▶ AIM OF THE TASK
Which lines in the records below mention the word "them"? Copy each one out.

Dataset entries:
★ ★ ★

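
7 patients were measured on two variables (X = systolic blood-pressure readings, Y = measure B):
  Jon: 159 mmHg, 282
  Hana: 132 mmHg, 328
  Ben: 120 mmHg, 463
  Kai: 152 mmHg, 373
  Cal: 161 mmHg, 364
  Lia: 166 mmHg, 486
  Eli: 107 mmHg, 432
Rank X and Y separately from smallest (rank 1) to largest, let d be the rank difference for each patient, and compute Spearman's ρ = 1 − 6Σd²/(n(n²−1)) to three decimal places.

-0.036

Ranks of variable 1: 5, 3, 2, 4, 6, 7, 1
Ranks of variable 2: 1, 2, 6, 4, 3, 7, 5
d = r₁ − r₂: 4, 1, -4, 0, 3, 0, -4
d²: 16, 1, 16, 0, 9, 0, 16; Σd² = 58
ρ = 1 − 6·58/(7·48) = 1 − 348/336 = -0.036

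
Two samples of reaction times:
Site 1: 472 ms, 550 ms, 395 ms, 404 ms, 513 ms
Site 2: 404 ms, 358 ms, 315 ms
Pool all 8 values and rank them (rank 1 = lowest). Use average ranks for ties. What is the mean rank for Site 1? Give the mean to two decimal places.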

★ ★ ★

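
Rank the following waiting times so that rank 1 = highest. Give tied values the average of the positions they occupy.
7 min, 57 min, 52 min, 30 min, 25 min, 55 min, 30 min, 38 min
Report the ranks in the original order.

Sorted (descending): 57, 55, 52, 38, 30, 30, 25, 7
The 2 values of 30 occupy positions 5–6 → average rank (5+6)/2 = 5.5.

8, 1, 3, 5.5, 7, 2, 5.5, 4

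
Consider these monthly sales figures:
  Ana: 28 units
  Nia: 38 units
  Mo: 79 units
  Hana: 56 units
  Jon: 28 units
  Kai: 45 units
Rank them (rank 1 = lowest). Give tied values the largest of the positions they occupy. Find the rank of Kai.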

★ ★ ★

▶ ANSWER TO THIS PROBLEM
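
Pool all 8 values and rank them (rank 1 = lowest). Use average ranks for ties. What is the mean rank for Site 1? Give the mean to two decimal places.
Rank them (rank 1 = lowest). Give tied values the largest of the positions they occupy. Find the rank of Kai.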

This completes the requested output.